START Records supplied

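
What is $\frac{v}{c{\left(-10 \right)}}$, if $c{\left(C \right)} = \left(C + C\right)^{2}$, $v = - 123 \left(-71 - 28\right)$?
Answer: $\frac{12177}{400} \approx 30.443$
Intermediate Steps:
$v = 12177$ ($v = \left(-123\right) \left(-99\right) = 12177$)
$c{\left(C \right)} = 4 C^{2}$ ($c{\left(C \right)} = \left(2 C\right)^{2} = 4 C^{2}$)
$\frac{v}{c{\left(-10 \right)}} = \frac{12177}{4 \left(-10\right)^{2}} = \frac{12177}{4 \cdot 100} = \frac{12177}{400}$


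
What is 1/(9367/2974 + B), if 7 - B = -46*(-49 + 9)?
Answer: -2974/5441975 ≈ -0.00054649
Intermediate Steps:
B = -1833 (B = 7 - (-46)*(-49 + 9) = 7 - (-46)*(-40) = 7 - 1*1840 = 7 - 1840 = -1833)
1/(9367/2974 + B) = 1/(9367/2974 - 1833) = 1/(-5441975/2974) = -2974/5441975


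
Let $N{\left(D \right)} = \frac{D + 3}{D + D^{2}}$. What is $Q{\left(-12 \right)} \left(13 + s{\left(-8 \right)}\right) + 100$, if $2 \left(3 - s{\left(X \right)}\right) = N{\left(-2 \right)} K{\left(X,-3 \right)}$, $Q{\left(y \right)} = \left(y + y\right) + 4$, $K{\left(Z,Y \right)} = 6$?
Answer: $-190$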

END Records supplied

Exercise details: Once the records have been read, print them all again exactly.

Answer box:
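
What is $\frac{v}{c{\left(-10 \right)}}$, if $c{\left(C \right)} = \left(C + C\right)^{2}$, $v = - 123 \left(-71 - 28\right)$?
Answer: $\frac{12177}{400} \approx 30.443$
Intermediate Steps:
$v = 12177$ ($v = \left(-123\right) \left(-99\right) = 12177$)
$c{\left(C \right)} = 4 C^{2}$ ($c{\left(C \right)} = \left(2 C\right)^{2} = 4 C^{2}$)
$\frac{v}{c{\left(-10 \right)}} = \frac{12177}{4 \left(-10\right)^{2}} = \frac{12177}{4 \cdot 100} = \frac{12177}{400}$


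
What is 1/(9367/2974 + B), if 7 - B = -46*(-49 + 9)?
Answer: -2974/5441975 ≈ -0.00054649
Intermediate Steps:
B = -1833 (B = 7 - (-46)*(-49 + 9) = 7 - (-46)*(-40) = 7 - 1*1840 = 7 - 1840 = -1833)
1/(9367/2974 + B) = 1/(9367/2974 - 1833) = 1/(-5441975/2974) = -2974/5441975


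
Let $N{\left(D \right)} = \frac{D + 3}{D + D^{2}}$. What is $Q{\left(-12 \right)} \left(13 + s{\left(-8 \right)}\right) + 100$, if $2 \left(3 - s{\left(X \right)}\right) = N{\left(-2 \right)} K{\left(X,-3 \right)}$, $Q{\left(y \right)} = \left(y + y\right) + 4$, $K{\left(Z,Y \right)} = 6$?
Answer: $-190$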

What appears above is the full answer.